--- START ---

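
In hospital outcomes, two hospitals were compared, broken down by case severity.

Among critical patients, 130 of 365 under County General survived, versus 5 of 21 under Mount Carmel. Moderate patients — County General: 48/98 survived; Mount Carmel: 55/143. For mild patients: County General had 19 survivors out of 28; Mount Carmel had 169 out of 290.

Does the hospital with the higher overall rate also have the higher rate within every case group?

Critical: County General 130/365 = 35.6%, Mount Carmel 5/21 = 23.8% → County General
Moderate: County General 48/98 = 49.0%, Mount Carmel 55/143 = 38.5% → County General
Mild: County General 19/28 = 67.9%, Mount Carmel 169/290 = 58.3% → County General
Overall: County General 197/491 = 40.1%, Mount Carmel 229/454 = 50.4% → Mount Carmel
County General wins each case group but Mount Carmel wins overall — the comparison reverses. County General's patients skew toward critical, which has a lower base rate.

No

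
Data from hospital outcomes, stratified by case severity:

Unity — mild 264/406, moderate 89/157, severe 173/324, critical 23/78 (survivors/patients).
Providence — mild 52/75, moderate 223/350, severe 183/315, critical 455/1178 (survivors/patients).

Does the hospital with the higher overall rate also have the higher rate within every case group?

No

Mild: Unity 264/406 = 65.0%, Providence 52/75 = 69.3% → Providence
Moderate: Unity 89/157 = 56.7%, Providence 223/350 = 63.7% → Providence
Severe: Unity 173/324 = 53.4%, Providence 183/315 = 58.1% → Providence
Critical: Unity 23/78 = 29.5%, Providence 455/1178 = 38.6% → Providence
Overall: Unity 549/965 = 56.9%, Providence 913/1918 = 47.6% → Unity
Providence wins each case group but Unity wins overall — the comparison reverses. Providence's patients skew toward critical, which has a lower base rate.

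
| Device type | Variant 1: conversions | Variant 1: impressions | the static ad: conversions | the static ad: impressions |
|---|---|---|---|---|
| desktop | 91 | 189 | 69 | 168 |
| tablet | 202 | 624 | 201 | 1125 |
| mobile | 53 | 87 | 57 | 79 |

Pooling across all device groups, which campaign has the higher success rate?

Variant 1

Desktop: Variant 1 91/189 = 48.1%, the static ad 69/168 = 41.1% → Variant 1
Tablet: Variant 1 202/624 = 32.4%, the static ad 201/1125 = 17.9% → Variant 1
Mobile: Variant 1 53/87 = 60.9%, the static ad 57/79 = 72.2% → the static ad
Overall: Variant 1 346/900 = 38.4%, the static ad 327/1372 = 23.8% → Variant 1
(Neither sweeps every device group, but Variant 1 has the higher pooled rate.)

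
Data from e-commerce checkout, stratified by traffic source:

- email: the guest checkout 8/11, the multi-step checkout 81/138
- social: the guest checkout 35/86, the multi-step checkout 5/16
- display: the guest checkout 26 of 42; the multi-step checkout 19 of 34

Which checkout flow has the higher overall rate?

the multi-step checkout

Email: the guest checkout 8/11 = 72.7%, the multi-step checkout 81/138 = 58.7% → the guest checkout
Social: the guest checkout 35/86 = 40.7%, the multi-step checkout 5/16 = 31.2% → the guest checkout
Display: the guest checkout 26/42 = 61.9%, the multi-step checkout 19/34 = 55.9% → the guest checkout
Overall: the guest checkout 69/139 = 49.6%, the multi-step checkout 105/188 = 55.9% → the multi-step checkout
(The guest checkout wins every traffic group but the multi-step checkout wins overall — the guest checkout's sessions skew toward the low-rate social group.)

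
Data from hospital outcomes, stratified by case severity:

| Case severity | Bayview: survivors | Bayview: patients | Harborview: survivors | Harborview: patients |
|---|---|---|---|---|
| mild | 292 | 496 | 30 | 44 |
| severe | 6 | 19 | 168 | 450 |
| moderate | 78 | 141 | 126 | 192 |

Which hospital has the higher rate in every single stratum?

Mild: Bayview 292/496 = 58.9%, Harborview 30/44 = 68.2% → Harborview
Severe: Bayview 6/19 = 31.6%, Harborview 168/450 = 37.3% → Harborview
Moderate: Bayview 78/141 = 55.3%, Harborview 126/192 = 65.6% → Harborview
Harborview has the higher rate in all 3 groups.

Harborview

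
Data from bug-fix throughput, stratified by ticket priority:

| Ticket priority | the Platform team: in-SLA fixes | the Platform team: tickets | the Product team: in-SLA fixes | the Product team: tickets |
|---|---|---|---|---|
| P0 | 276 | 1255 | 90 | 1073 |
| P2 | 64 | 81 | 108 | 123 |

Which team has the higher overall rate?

P0: the Platform team 276/1255 = 22.0%, the Product team 90/1073 = 8.4% → the Platform team
P2: the Platform team 64/81 = 79.0%, the Product team 108/123 = 87.8% → the Product team
Overall: the Platform team 340/1336 = 25.4%, the Product team 198/1196 = 16.6% → the Platform team
(Neither sweeps every ticket group, but the Platform team has the higher pooled rate.)

the Platform team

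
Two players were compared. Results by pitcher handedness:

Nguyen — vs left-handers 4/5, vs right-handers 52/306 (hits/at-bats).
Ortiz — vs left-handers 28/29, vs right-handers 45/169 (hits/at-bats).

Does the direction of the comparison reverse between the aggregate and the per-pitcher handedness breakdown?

Vs left-handers: Nguyen 4/5 = 80.0%, Ortiz 28/29 = 96.6% → Ortiz
Vs right-handers: Nguyen 52/306 = 17.0%, Ortiz 45/169 = 26.6% → Ortiz
Overall: Nguyen 56/311 = 18.0%, Ortiz 73/198 = 36.9% → Ortiz
Ortiz wins overall and in every pitcher group — no reversal.

No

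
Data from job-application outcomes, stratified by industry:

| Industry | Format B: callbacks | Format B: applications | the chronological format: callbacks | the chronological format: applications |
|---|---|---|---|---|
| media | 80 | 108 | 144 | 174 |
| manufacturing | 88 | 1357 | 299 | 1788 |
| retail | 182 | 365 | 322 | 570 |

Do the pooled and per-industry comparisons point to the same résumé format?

Media: Format B 80/108 = 74.1%, the chronological format 144/174 = 82.8% → the chronological format
Manufacturing: Format B 88/1357 = 6.5%, the chronological format 299/1788 = 16.7% → the chronological format
Retail: Format B 182/365 = 49.9%, the chronological format 322/570 = 56.5% → the chronological format
Overall: Format B 350/1830 = 19.1%, the chronological format 765/2532 = 30.2% → the chronological format
The chronological format wins overall and in every industry group — no reversal.

Yes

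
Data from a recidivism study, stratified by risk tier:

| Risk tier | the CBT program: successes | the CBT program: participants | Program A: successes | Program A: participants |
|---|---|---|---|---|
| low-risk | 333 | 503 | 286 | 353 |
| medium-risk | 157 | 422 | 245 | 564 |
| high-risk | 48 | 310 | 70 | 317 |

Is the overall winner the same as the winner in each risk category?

Low-risk: the CBT program 333/503 = 66.2%, Program A 286/353 = 81.0% → Program A
Medium-risk: the CBT program 157/422 = 37.2%, Program A 245/564 = 43.4% → Program A
High-risk: the CBT program 48/310 = 15.5%, Program A 70/317 = 22.1% → Program A
Overall: the CBT program 538/1235 = 43.6%, Program A 601/1234 = 48.7% → Program A
Program A wins overall and in every risk group — no reversal.

Yes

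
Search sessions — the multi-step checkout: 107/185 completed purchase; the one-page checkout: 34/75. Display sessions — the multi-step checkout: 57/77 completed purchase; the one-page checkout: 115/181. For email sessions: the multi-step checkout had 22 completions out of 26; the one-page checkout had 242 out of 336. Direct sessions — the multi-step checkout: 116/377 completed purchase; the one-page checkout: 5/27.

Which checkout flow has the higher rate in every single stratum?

Search: the multi-step checkout 107/185 = 57.8%, the one-page checkout 34/75 = 45.3% → the multi-step checkout
Display: the multi-step checkout 57/77 = 74.0%, the one-page checkout 115/181 = 63.5% → the multi-step checkout
Email: the multi-step checkout 22/26 = 84.6%, the one-page checkout 242/336 = 72.0% → the multi-step checkout
Direct: the multi-step checkout 116/377 = 30.8%, the one-page checkout 5/27 = 18.5% → the multi-step checkout
The multi-step checkout has the higher rate in all 4 groups.

the multi-step checkout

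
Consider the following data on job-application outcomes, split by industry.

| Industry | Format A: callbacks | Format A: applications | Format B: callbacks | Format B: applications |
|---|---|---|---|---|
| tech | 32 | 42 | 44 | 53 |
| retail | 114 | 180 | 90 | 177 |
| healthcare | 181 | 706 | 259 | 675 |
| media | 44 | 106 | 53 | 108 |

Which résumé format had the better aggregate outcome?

Tech: Format A 32/42 = 76.2%, Format B 44/53 = 83.0% → Format B
Retail: Format A 114/180 = 63.3%, Format B 90/177 = 50.8% → Format A
Healthcare: Format A 181/706 = 25.6%, Format B 259/675 = 38.4% → Format B
Media: Format A 44/106 = 41.5%, Format B 53/108 = 49.1% → Format B
Overall: Format A 371/1034 = 35.9%, Format B 446/1013 = 44.0% → Format B
(Neither sweeps every industry group, but Format B has the higher pooled rate.)

Format B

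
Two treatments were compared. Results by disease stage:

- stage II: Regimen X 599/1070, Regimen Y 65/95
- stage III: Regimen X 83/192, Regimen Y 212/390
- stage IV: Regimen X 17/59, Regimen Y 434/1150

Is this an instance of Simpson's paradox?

Stage II: Regimen X 599/1070 = 56.0%, Regimen Y 65/95 = 68.4% → Regimen Y
Stage III: Regimen X 83/192 = 43.2%, Regimen Y 212/390 = 54.4% → Regimen Y
Stage IV: Regimen X 17/59 = 28.8%, Regimen Y 434/1150 = 37.7% → Regimen Y
Overall: Regimen X 699/1321 = 52.9%, Regimen Y 711/1635 = 43.5% → Regimen X
Regimen Y wins each disease group but Regimen X wins overall — the comparison reverses. Regimen Y's patients skew toward stage IV, which has a lower base rate.

Yes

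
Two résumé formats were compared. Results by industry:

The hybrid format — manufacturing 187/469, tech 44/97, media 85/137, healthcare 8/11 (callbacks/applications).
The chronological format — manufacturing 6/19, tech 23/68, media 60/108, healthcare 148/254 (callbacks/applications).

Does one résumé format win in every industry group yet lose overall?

Manufacturing: the hybrid format 187/469 = 39.9%, the chronological format 6/19 = 31.6% → the hybrid format
Tech: the hybrid format 44/97 = 45.4%, the chronological format 23/68 = 33.8% → the hybrid format
Media: the hybrid format 85/137 = 62.0%, the chronological format 60/108 = 55.6% → the hybrid format
Healthcare: the hybrid format 8/11 = 72.7%, the chronological format 148/254 = 58.3% → the hybrid format
Overall: the hybrid format 324/714 = 45.4%, the chronological format 237/449 = 52.8% → the chronological format
The hybrid format wins each industry group but the chronological format wins overall — the comparison reverses. The hybrid format's applications skew toward manufacturing, which has a lower base rate.

Yes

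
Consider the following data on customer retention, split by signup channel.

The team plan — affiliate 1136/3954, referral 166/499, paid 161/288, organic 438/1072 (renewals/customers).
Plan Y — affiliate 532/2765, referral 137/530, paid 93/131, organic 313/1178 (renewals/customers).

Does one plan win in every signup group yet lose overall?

No

Affiliate: the team plan 1136/3954 = 28.7%, Plan Y 532/2765 = 19.2% → the team plan
Referral: the team plan 166/499 = 33.3%, Plan Y 137/530 = 25.8% → the team plan
Paid: the team plan 161/288 = 55.9%, Plan Y 93/131 = 71.0% → Plan Y
Organic: the team plan 438/1072 = 40.9%, Plan Y 313/1178 = 26.6% → the team plan
Overall: the team plan 1901/5813 = 32.7%, Plan Y 1075/4604 = 23.3% → the team plan
Neither sweeps: the team plan wins 3 of 4 groups, Plan Y wins 1. The team plan wins overall but not every group — no Simpson reversal.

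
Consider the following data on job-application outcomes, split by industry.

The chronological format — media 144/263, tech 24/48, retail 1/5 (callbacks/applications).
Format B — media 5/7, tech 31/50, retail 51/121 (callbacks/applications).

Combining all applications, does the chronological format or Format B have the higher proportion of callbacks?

Media: the chronological format 144/263 = 54.8%, Format B 5/7 = 71.4% → Format B
Tech: the chronological format 24/48 = 50.0%, Format B 31/50 = 62.0% → Format B
Retail: the chronological format 1/5 = 20.0%, Format B 51/121 = 42.1% → Format B
Overall: the chronological format 169/316 = 53.5%, Format B 87/178 = 48.9% → the chronological format
(Format B wins every industry group but the chronological format wins overall — Format B's applications skew toward the low-rate retail group.)

the chronological format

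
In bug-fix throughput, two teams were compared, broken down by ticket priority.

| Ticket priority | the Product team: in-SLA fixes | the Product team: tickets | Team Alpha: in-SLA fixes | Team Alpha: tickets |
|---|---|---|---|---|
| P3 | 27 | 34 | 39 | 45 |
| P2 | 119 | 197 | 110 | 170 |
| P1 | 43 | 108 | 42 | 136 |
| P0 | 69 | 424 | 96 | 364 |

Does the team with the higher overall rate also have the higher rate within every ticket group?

No

P3: the Product team 27/34 = 79.4%, Team Alpha 39/45 = 86.7% → Team Alpha
P2: the Product team 119/197 = 60.4%, Team Alpha 110/170 = 64.7% → Team Alpha
P1: the Product team 43/108 = 39.8%, Team Alpha 42/136 = 30.9% → the Product team
P0: the Product team 69/424 = 16.3%, Team Alpha 96/364 = 26.4% → Team Alpha
Overall: the Product team 258/763 = 33.8%, Team Alpha 287/715 = 40.1% → Team Alpha
Neither sweeps: the Product team wins 1 of 4 groups, Team Alpha wins 3. Team Alpha wins overall but not every group — no Simpson reversal.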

--- END ---

What the task asks |
Wherever the word "stratified" occurs in the data, copy that whole line.

Response to the task |
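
Data from hospital outcomes, stratified by case severity:
Data from e-commerce checkout, stratified by traffic source:
Data from hospital outcomes, stratified by case severity:
Data from bug-fix throughput, stratified by ticket priority:
Data from job-application outcomes, stratified by industry:
Data from a recidivism study, stratified by risk tier: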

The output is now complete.